• **Stored items**:

┌──

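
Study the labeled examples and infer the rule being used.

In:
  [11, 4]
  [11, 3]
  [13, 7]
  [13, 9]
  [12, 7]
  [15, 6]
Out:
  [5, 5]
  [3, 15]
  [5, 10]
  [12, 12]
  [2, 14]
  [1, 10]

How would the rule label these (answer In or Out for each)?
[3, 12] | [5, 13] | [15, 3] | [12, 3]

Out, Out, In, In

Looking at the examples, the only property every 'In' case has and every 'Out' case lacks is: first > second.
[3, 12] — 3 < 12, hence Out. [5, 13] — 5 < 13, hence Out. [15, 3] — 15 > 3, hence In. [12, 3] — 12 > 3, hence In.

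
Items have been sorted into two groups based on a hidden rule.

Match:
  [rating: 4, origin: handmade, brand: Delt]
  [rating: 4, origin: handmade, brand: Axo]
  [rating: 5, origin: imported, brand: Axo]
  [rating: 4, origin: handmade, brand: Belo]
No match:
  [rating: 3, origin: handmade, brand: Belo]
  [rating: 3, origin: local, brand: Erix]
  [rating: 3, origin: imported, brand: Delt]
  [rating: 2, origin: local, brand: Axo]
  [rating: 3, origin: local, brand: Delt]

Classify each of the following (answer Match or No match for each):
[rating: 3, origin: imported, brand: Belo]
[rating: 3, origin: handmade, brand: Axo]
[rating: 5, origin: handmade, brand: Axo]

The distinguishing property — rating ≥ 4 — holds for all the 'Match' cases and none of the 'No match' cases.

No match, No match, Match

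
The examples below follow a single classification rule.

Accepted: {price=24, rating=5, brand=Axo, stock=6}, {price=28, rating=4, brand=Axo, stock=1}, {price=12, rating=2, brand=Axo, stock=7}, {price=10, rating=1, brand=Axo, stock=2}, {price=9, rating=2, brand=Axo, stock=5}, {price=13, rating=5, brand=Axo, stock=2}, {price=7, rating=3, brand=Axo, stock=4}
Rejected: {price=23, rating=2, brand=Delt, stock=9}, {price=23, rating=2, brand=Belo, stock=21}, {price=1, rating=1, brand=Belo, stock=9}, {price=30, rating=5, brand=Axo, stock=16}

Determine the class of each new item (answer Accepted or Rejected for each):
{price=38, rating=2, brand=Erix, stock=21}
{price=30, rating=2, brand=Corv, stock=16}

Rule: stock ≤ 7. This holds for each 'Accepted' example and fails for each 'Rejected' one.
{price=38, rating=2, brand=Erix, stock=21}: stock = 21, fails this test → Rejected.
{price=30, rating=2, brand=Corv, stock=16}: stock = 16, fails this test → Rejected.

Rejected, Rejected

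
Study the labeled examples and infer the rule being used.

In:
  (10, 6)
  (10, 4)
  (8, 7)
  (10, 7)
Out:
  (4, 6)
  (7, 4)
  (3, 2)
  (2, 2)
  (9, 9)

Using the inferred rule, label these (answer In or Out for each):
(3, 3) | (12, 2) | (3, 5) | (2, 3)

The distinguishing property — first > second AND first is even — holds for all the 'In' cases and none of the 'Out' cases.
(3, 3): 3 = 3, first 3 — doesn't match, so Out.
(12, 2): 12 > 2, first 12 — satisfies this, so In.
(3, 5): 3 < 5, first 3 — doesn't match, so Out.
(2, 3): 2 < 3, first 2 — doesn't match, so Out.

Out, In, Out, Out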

└──
┌──

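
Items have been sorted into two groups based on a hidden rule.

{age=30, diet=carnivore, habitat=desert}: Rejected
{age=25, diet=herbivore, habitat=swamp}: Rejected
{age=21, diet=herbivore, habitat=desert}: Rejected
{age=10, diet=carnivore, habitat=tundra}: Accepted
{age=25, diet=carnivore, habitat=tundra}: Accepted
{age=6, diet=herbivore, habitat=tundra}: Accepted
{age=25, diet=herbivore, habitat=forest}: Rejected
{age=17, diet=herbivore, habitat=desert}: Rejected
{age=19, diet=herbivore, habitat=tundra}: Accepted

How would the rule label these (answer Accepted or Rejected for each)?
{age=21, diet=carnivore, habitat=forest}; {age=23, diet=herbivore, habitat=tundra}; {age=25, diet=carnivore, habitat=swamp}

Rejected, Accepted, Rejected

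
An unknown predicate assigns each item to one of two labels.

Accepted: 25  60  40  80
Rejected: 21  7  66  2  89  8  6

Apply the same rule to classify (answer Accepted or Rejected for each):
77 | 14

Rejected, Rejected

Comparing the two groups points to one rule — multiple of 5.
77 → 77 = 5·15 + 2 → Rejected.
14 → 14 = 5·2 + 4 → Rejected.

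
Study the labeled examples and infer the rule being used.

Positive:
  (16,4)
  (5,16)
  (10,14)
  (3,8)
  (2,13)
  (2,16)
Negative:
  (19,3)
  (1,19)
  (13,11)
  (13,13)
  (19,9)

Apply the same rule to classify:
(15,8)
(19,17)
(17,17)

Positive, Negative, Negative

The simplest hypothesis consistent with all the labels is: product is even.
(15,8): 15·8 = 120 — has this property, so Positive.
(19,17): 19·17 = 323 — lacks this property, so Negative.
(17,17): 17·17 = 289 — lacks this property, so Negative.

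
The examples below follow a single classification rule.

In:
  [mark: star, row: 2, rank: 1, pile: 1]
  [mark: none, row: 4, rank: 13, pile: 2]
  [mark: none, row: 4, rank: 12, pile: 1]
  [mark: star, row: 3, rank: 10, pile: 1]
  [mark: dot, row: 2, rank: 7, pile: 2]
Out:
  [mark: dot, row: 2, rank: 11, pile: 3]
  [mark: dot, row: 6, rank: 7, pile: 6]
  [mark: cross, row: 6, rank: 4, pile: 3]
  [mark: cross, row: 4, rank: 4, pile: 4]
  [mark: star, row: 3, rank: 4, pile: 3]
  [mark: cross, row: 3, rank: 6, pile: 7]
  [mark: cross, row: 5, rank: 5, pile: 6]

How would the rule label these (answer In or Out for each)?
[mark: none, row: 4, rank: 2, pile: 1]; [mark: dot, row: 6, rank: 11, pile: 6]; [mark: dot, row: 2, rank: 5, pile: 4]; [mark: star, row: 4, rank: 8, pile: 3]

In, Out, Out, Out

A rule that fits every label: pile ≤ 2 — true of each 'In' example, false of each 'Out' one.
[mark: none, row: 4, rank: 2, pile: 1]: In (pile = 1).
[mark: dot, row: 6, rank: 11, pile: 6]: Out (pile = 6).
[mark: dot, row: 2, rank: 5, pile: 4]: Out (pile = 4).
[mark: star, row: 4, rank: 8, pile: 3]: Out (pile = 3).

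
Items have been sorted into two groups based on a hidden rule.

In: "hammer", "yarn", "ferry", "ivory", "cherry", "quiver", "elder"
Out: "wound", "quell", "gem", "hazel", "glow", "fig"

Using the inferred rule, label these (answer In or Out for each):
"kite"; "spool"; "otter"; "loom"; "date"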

└──
┌──

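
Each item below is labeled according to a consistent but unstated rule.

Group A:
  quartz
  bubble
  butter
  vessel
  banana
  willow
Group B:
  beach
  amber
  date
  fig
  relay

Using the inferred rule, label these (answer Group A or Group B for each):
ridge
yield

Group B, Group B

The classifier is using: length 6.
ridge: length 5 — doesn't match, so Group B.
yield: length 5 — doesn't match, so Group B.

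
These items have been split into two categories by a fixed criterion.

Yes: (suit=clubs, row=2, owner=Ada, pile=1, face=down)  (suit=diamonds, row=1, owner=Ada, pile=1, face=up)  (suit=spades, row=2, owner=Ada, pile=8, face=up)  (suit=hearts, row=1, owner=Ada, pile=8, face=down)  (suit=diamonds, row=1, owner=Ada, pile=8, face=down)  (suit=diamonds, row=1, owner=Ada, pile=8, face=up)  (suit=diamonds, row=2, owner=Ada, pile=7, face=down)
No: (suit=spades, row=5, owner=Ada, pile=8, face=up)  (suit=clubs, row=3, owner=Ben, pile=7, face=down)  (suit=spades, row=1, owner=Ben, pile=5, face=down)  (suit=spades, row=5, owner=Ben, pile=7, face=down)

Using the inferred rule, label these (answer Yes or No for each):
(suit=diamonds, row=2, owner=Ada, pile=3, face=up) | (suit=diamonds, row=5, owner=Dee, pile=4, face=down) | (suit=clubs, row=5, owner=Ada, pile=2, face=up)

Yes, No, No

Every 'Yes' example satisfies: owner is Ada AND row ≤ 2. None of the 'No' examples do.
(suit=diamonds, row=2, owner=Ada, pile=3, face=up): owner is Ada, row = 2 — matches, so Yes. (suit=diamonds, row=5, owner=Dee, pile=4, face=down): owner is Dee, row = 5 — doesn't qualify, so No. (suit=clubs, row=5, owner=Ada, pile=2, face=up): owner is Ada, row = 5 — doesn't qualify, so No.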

└──

• **Work item**:
Out of the records above, pull each line containing the word "cross".

• **Task answer**:
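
  [mark: cross, row: 6, rank: 4, pile: 3]
  [mark: cross, row: 4, rank: 4, pile: 4]
  [mark: cross, row: 3, rank: 6, pile: 7]
  [mark: cross, row: 5, rank: 5, pile: 6]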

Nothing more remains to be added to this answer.